→ **Assignment**:
Reproduce the data in full, exactly as it appears.

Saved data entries

%%

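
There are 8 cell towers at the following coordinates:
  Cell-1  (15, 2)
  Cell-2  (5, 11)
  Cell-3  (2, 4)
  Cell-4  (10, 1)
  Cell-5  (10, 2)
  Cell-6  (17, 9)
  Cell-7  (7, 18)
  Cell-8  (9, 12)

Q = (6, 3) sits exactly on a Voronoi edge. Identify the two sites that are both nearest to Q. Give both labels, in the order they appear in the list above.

Squared distances from Q to each site:
d²(Q, Cell-1) = 81 + 1 = 82
d²(Q, Cell-2) = 1 + 64 = 65
d²(Q, Cell-3) = 16 + 1 = 17
d²(Q, Cell-4) = 16 + 4 = 20
d²(Q, Cell-5) = 16 + 1 = 17
d²(Q, Cell-6) = 121 + 36 = 157
d²(Q, Cell-7) = 1 + 225 = 226
d²(Q, Cell-8) = 9 + 81 = 90
Q is equidistant from Cell-3 and Cell-5 (both at squared distance 17), and every other site is strictly farther — so Q lies on the Cell-3–Cell-5 Voronoi edge.

Cell-3 and Cell-5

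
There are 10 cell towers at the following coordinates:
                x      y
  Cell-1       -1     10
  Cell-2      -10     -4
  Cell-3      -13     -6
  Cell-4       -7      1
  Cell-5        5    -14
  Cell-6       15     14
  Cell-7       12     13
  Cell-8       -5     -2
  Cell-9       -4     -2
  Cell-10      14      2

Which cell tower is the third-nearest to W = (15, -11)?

Cell-9

Since √ is increasing, it suffices to compare squared distances:
d²(W, Cell-1) = 256 + 441 = 697
d²(W, Cell-2) = 625 + 49 = 674
d²(W, Cell-3) = 784 + 25 = 809
d²(W, Cell-4) = 484 + 144 = 628
d²(W, Cell-5) = 100 + 9 = 109
d²(W, Cell-6) = 0 + 625 = 625
d²(W, Cell-7) = 9 + 576 = 585
d²(W, Cell-8) = 400 + 81 = 481
d²(W, Cell-9) = 361 + 81 = 442
d²(W, Cell-10) = 1 + 169 = 170
Sorted ascending: Cell-5, Cell-10, Cell-9, Cell-8, … — the third-nearest is Cell-9.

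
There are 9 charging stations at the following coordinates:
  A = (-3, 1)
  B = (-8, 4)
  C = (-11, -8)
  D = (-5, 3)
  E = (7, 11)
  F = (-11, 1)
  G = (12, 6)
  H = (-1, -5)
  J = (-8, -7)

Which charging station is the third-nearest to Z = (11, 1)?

H

Compare squared distances (the ordering matches that of the actual distances):
|ZA|² = (11−(-3))² + (1−1)² = 196 + 0 = 196
|ZB|² = (11−(-8))² + (1−4)² = 361 + 9 = 370
|ZC|² = (11−(-11))² + (1−(-8))² = 484 + 81 = 565
|ZD|² = (11−(-5))² + (1−3)² = 256 + 4 = 260
|ZE|² = (11−7)² + (1−11)² = 16 + 100 = 116
|ZF|² = (11−(-11))² + (1−1)² = 484 + 0 = 484
|ZG|² = (11−12)² + (1−6)² = 1 + 25 = 26
|ZH|² = (11−(-1))² + (1−(-5))² = 144 + 36 = 180
|ZJ|² = (11−(-8))² + (1−(-7))² = 361 + 64 = 425
Sorted ascending: G, E, H, A, … — the third-nearest is H.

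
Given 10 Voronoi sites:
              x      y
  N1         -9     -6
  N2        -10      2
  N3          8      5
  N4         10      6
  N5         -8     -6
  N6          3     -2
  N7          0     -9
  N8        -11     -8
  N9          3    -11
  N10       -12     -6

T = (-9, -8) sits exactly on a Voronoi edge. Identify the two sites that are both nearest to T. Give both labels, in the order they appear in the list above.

Squared distances from T to each site:
|TN1|² = 0 + 4 = 4
|TN2|² = 1 + 100 = 101
|TN3|² = 289 + 169 = 458
|TN4|² = 361 + 196 = 557
|TN5|² = 1 + 4 = 5
|TN6|² = 144 + 36 = 180
|TN7|² = 81 + 1 = 82
|TN8|² = 4 + 0 = 4
|TN9|² = 144 + 9 = 153
d²(T, N10) = 9 + 4 = 13
T is equidistant from N1 and N8 (both at squared distance 4), and every other site is strictly farther — so T lies on the N1–N8 Voronoi edge.

N1 and N8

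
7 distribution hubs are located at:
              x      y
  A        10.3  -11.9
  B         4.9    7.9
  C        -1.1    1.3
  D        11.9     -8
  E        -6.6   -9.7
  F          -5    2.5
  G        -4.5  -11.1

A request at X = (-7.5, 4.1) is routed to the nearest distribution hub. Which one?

F

Compare squared distances (the ordering matches that of the actual distances):
|XA|² = (-7.5−10.3)² + (4.1−(-11.9))² = 316.84 + 256 = 572.84
|XB|² = (-7.5−4.9)² + (4.1−7.9)² = 153.76 + 14.44 = 168.2
|XC|² = (-7.5−(-1.1))² + (4.1−1.3)² = 40.96 + 7.84 = 48.8
|XD|² = (-7.5−11.9)² + (4.1−(-8))² = 376.36 + 146.41 = 522.77
|XE|² = (-7.5−(-6.6))² + (4.1−(-9.7))² = 0.81 + 190.44 = 191.25
|XF|² = (-7.5−(-5))² + (4.1−2.5)² = 6.25 + 2.56 = 8.81
|XG|² = (-7.5−(-4.5))² + (4.1−(-11.1))² = 9 + 231.04 = 240.04
The smallest is to F, so X lies in the Voronoi region of F.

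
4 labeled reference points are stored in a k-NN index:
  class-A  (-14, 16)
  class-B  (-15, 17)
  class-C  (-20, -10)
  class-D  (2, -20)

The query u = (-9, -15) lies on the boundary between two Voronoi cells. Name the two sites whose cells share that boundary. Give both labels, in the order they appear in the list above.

Squared distances from u to each site:
d²(u, class-A) = (-9−(-14))² + (-15−16)² = 25 + 961 = 986
d²(u, class-B) = (-9−(-15))² + (-15−17)² = 36 + 1024 = 1060
d²(u, class-C) = (-9−(-20))² + (-15−(-10))² = 121 + 25 = 146
d²(u, class-D) = (-9−2)² + (-15−(-20))² = 121 + 25 = 146
u is equidistant from class-C and class-D (both at squared distance 146), and every other site is strictly farther — so u lies on the class-C–class-D Voronoi edge.

class-C and class-D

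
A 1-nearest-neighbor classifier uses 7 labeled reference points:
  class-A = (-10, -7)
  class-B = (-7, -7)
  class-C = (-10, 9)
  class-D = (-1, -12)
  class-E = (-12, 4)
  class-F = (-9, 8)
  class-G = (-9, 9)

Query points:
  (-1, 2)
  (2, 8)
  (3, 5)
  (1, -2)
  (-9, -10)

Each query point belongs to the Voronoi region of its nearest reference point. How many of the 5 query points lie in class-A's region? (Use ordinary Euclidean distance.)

(-1, 2) — d² to each: class-A:162, class-B:117, class-C:130, class-D:196, class-E:125, class-F:100, class-G:113 → nearest is class-F
(2, 8) — d² to each: class-A:369, class-B:306, class-C:145, class-D:409, class-E:212, class-F:121, class-G:122 → nearest is class-F
(3, 5) — d² to each: class-A:313, class-B:244, class-C:185, class-D:305, class-E:226, class-F:153, class-G:160 → nearest is class-F
(1, -2) — d² to each: class-A:146, class-B:89, class-C:242, class-D:104, class-E:205, class-F:200, class-G:221 → nearest is class-B
(-9, -10) — d² to each: class-A:10, class-B:13, class-C:362, class-D:68, class-E:205, class-F:324, class-G:361 → nearest is class-A
1 of the 5 points has class-A as nearest.

1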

%%

→ **Answer to this problem**:
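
There are 8 cell towers at the following coordinates:
  Cell-1  (15, 2)
  Cell-2  (5, 11)
  Cell-3  (2, 4)
  Cell-4  (10, 1)
  Cell-5  (10, 2)
  Cell-6  (17, 9)
  Cell-7  (7, 18)
  Cell-8  (9, 12)

Q = (6, 3) sits exactly on a Voronoi edge. Identify the two sites that are both nearest to Q. Give both labels, in the order they appear in the list above.

Squared distances from Q to each site:
d²(Q, Cell-1) = 81 + 1 = 82
d²(Q, Cell-2) = 1 + 64 = 65
d²(Q, Cell-3) = 16 + 1 = 17
d²(Q, Cell-4) = 16 + 4 = 20
d²(Q, Cell-5) = 16 + 1 = 17
d²(Q, Cell-6) = 121 + 36 = 157
d²(Q, Cell-7) = 1 + 225 = 226
d²(Q, Cell-8) = 9 + 81 = 90
Q is equidistant from Cell-3 and Cell-5 (both at squared distance 17), and every other site is strictly farther — so Q lies on the Cell-3–Cell-5 Voronoi edge.

Cell-3 and Cell-5

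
There are 10 cell towers at the following coordinates:
                x      y
  Cell-1       -1     10
  Cell-2      -10     -4
  Cell-3      -13     -6
  Cell-4       -7      1
  Cell-5        5    -14
  Cell-6       15     14
  Cell-7       12     13
  Cell-8       -5     -2
  Cell-9       -4     -2
  Cell-10      14      2

Which cell tower is the third-nearest to W = (15, -11)?

Cell-9

Since √ is increasing, it suffices to compare squared distances:
d²(W, Cell-1) = 256 + 441 = 697
d²(W, Cell-2) = 625 + 49 = 674
d²(W, Cell-3) = 784 + 25 = 809
d²(W, Cell-4) = 484 + 144 = 628
d²(W, Cell-5) = 100 + 9 = 109
d²(W, Cell-6) = 0 + 625 = 625
d²(W, Cell-7) = 9 + 576 = 585
d²(W, Cell-8) = 400 + 81 = 481
d²(W, Cell-9) = 361 + 81 = 442
d²(W, Cell-10) = 1 + 169 = 170
Sorted ascending: Cell-5, Cell-10, Cell-9, Cell-8, … — the third-nearest is Cell-9.

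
There are 9 charging stations at the following coordinates:
  A = (-3, 1)
  B = (-8, 4)
  C = (-11, -8)
  D = (-5, 3)
  E = (7, 11)
  F = (-11, 1)
  G = (12, 6)
  H = (-1, -5)
  J = (-8, -7)

Which charging station is the third-nearest to Z = (11, 1)?

H

Compare squared distances (the ordering matches that of the actual distances):
|ZA|² = (11−(-3))² + (1−1)² = 196 + 0 = 196
|ZB|² = (11−(-8))² + (1−4)² = 361 + 9 = 370
|ZC|² = (11−(-11))² + (1−(-8))² = 484 + 81 = 565
|ZD|² = (11−(-5))² + (1−3)² = 256 + 4 = 260
|ZE|² = (11−7)² + (1−11)² = 16 + 100 = 116
|ZF|² = (11−(-11))² + (1−1)² = 484 + 0 = 484
|ZG|² = (11−12)² + (1−6)² = 1 + 25 = 26
|ZH|² = (11−(-1))² + (1−(-5))² = 144 + 36 = 180
|ZJ|² = (11−(-8))² + (1−(-7))² = 361 + 64 = 425
Sorted ascending: G, E, H, A, … — the third-nearest is H.

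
Given 10 Voronoi sites:
              x      y
  N1         -9     -6
  N2        -10      2
  N3          8      5
  N4         10      6
  N5         -8     -6
  N6          3     -2
  N7          0     -9
  N8        -11     -8
  N9          3    -11
  N10       -12     -6

T = (-9, -8) sits exactly on a Voronoi edge. Identify the two sites that are both nearest to T. Give both labels, in the order they appear in the list above.

Squared distances from T to each site:
|TN1|² = 0 + 4 = 4
|TN2|² = 1 + 100 = 101
|TN3|² = 289 + 169 = 458
|TN4|² = 361 + 196 = 557
|TN5|² = 1 + 4 = 5
|TN6|² = 144 + 36 = 180
|TN7|² = 81 + 1 = 82
|TN8|² = 4 + 0 = 4
|TN9|² = 144 + 9 = 153
d²(T, N10) = 9 + 4 = 13
T is equidistant from N1 and N8 (both at squared distance 4), and every other site is strictly farther — so T lies on the N1–N8 Voronoi edge.

N1 and N8

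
7 distribution hubs are located at:
              x      y
  A        10.3  -11.9
  B         4.9    7.9
  C        -1.1    1.3
  D        11.9     -8
  E        -6.6   -9.7
  F          -5    2.5
  G        -4.5  -11.1

A request at X = (-7.5, 4.1) is routed to the nearest distribution hub. Which one?

F

Compare squared distances (the ordering matches that of the actual distances):
|XA|² = (-7.5−10.3)² + (4.1−(-11.9))² = 316.84 + 256 = 572.84
|XB|² = (-7.5−4.9)² + (4.1−7.9)² = 153.76 + 14.44 = 168.2
|XC|² = (-7.5−(-1.1))² + (4.1−1.3)² = 40.96 + 7.84 = 48.8
|XD|² = (-7.5−11.9)² + (4.1−(-8))² = 376.36 + 146.41 = 522.77
|XE|² = (-7.5−(-6.6))² + (4.1−(-9.7))² = 0.81 + 190.44 = 191.25
|XF|² = (-7.5−(-5))² + (4.1−2.5)² = 6.25 + 2.56 = 8.81
|XG|² = (-7.5−(-4.5))² + (4.1−(-11.1))² = 9 + 231.04 = 240.04
The smallest is to F, so X lies in the Voronoi region of F.

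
4 labeled reference points are stored in a k-NN index:
  class-A  (-14, 16)
  class-B  (-15, 17)
  class-C  (-20, -10)
  class-D  (2, -20)

The query u = (-9, -15) lies on the boundary between two Voronoi cells. Name the two sites whose cells share that boundary. Give both labels, in the order they appear in the list above.

Squared distances from u to each site:
d²(u, class-A) = (-9−(-14))² + (-15−16)² = 25 + 961 = 986
d²(u, class-B) = (-9−(-15))² + (-15−17)² = 36 + 1024 = 1060
d²(u, class-C) = (-9−(-20))² + (-15−(-10))² = 121 + 25 = 146
d²(u, class-D) = (-9−2)² + (-15−(-20))² = 121 + 25 = 146
u is equidistant from class-C and class-D (both at squared distance 146), and every other site is strictly farther — so u lies on the class-C–class-D Voronoi edge.

class-C and class-D

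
A 1-nearest-neighbor classifier uses 7 labeled reference points:
  class-A = (-10, -7)
  class-B = (-7, -7)
  class-C = (-10, 9)
  class-D = (-1, -12)
  class-E = (-12, 4)
  class-F = (-9, 8)
  class-G = (-9, 9)

Query points:
  (-1, 2)
  (2, 8)
  (3, 5)
  (1, -2)
  (-9, -10)

Each query point belongs to the Voronoi region of its nearest reference point. How many of the 5 query points lie in class-A's region? (Use ordinary Euclidean distance.)

(-1, 2) — d² to each: class-A:162, class-B:117, class-C:130, class-D:196, class-E:125, class-F:100, class-G:113 → nearest is class-F
(2, 8) — d² to each: class-A:369, class-B:306, class-C:145, class-D:409, class-E:212, class-F:121, class-G:122 → nearest is class-F
(3, 5) — d² to each: class-A:313, class-B:244, class-C:185, class-D:305, class-E:226, class-F:153, class-G:160 → nearest is class-F
(1, -2) — d² to each: class-A:146, class-B:89, class-C:242, class-D:104, class-E:205, class-F:200, class-G:221 → nearest is class-B
(-9, -10) — d² to each: class-A:10, class-B:13, class-C:362, class-D:68, class-E:205, class-F:324, class-G:361 → nearest is class-A
1 of the 5 points has class-A as nearest.

1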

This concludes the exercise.